Segment Start: Input

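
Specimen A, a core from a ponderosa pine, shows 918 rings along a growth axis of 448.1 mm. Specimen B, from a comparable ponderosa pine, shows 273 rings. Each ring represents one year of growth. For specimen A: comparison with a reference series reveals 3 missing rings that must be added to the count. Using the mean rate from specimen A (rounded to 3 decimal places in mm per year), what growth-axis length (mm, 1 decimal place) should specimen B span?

133.0 mm

Specimen A: adjusted count: 918 + 3 = 921 rings.
A: Extension rate ≈ 448.1 / 921 = 0.487 mm/year.
For B, 0.487 mm/year × 273 years = 133.0 mm.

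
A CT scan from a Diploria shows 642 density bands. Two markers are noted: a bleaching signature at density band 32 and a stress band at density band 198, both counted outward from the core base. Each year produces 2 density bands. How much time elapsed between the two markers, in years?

Separation: 198 − 32 = 166 density bands.
Dividing by 2 density bands per year: 166 / 2 = 83 years.

83 years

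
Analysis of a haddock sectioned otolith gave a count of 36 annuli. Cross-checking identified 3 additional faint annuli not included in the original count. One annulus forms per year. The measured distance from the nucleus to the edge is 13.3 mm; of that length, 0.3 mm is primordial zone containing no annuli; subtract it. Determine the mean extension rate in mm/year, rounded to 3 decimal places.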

Segment End: Input

Please reproduce every line shown above, exactly as written.

Task output =
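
Specimen A, a core from a ponderosa pine, shows 918 rings along a growth axis of 448.1 mm. Specimen B, from a comparable ponderosa pine, shows 273 rings. Each ring represents one year of growth. For specimen A: comparison with a reference series reveals 3 missing rings that must be added to the count. Using the mean rate from specimen A (rounded to 3 decimal places in mm per year), what growth-axis length (mm, 1 decimal place) should specimen B span?

133.0 mm

Specimen A: adjusted count: 918 + 3 = 921 rings.
A: Extension rate ≈ 448.1 / 921 = 0.487 mm/year.
For B, 0.487 mm/year × 273 years = 133.0 mm.

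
A CT scan from a Diploria shows 642 density bands. Two markers are noted: a bleaching signature at density band 32 and a stress band at density band 198, both counted outward from the core base. Each year produces 2 density bands. How much time elapsed between the two markers, in years?

Separation: 198 − 32 = 166 density bands.
Dividing by 2 density bands per year: 166 / 2 = 83 years.

83 years

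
Analysis of a haddock sectioned otolith gave a count of 36 annuli. Cross-checking identified 3 additional faint annuli not included in the original count. One annulus forms per year. The measured distance from the nucleus to the edge is 13.3 mm; of that length, 0.3 mm is primordial zone containing no annuli; subtract it. Determine the mean extension rate in mm/year, rounded to 3 decimal places.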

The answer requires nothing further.